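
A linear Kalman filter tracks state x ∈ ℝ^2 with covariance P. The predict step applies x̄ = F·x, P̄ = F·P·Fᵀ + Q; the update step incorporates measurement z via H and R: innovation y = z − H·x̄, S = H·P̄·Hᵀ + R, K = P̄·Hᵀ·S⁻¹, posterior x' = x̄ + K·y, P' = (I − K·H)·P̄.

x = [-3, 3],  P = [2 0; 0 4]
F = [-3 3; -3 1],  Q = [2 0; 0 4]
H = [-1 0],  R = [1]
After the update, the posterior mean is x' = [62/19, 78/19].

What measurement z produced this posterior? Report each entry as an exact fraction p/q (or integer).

z = [-3]

x̄ = F·x = [18, 12]
P̄ = F·P·Fᵀ + Q = [56 30; 30 26]
S = H·P̄·Hᵀ + R = [57]
K = P̄·Hᵀ·S⁻¹ = [-56/57; -10/19]
x' − x̄ = [-280/19, -150/19] = K·y
y = (KᵀK)⁻¹·Kᵀ·(x' − x̄) = [15]
z = y + H·x̄ = [15] + [-18] = [-3]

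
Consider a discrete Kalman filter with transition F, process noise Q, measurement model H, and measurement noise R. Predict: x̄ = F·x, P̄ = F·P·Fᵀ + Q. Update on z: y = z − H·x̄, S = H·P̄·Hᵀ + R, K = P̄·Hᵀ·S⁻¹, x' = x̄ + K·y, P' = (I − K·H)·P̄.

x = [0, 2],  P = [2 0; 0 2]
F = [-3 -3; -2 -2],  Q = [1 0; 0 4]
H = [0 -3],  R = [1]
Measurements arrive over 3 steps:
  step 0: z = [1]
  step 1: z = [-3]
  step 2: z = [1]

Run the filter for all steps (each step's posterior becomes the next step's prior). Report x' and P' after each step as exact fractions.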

──────────

Copy the records above, keeping each line identical.

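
A linear Kalman filter tracks state x ∈ ℝ^2 with covariance P. The predict step applies x̄ = F·x, P̄ = F·P·Fᵀ + Q; the update step incorporates measurement z via H and R: innovation y = z − H·x̄, S = H·P̄·Hᵀ + R, K = P̄·Hᵀ·S⁻¹, posterior x' = x̄ + K·y, P' = (I − K·H)·P̄.

x = [-3, 3],  P = [2 0; 0 4]
F = [-3 3; -3 1],  Q = [2 0; 0 4]
H = [-1 0],  R = [1]
After the update, the posterior mean is x' = [62/19, 78/19].

What measurement z produced this posterior? Report each entry as an exact fraction p/q (or integer).

z = [-3]

x̄ = F·x = [18, 12]
P̄ = F·P·Fᵀ + Q = [56 30; 30 26]
S = H·P̄·Hᵀ + R = [57]
K = P̄·Hᵀ·S⁻¹ = [-56/57; -10/19]
x' − x̄ = [-280/19, -150/19] = K·y
y = (KᵀK)⁻¹·Kᵀ·(x' − x̄) = [15]
z = y + H·x̄ = [15] + [-18] = [-3]

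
Consider a discrete Kalman filter with transition F, process noise Q, measurement model H, and measurement noise R. Predict: x̄ = F·x, P̄ = F·P·Fᵀ + Q. Update on z: y = z − H·x̄, S = H·P̄·Hᵀ + R, K = P̄·Hᵀ·S⁻¹, x' = x̄ + K·y, P' = (I − K·H)·P̄.

x = [0, 2],  P = [2 0; 0 2]
F = [-3 -3; -2 -2],  Q = [1 0; 0 4]
H = [0 -3],  R = [1]
Measurements arrive over 3 steps:
  step 0: z = [1]
  step 1: z = [-3]
  step 2: z = [1]

Run the filter for all steps (each step's posterior becomes the next step's prior). Report x' and P' after each step as exact fractions.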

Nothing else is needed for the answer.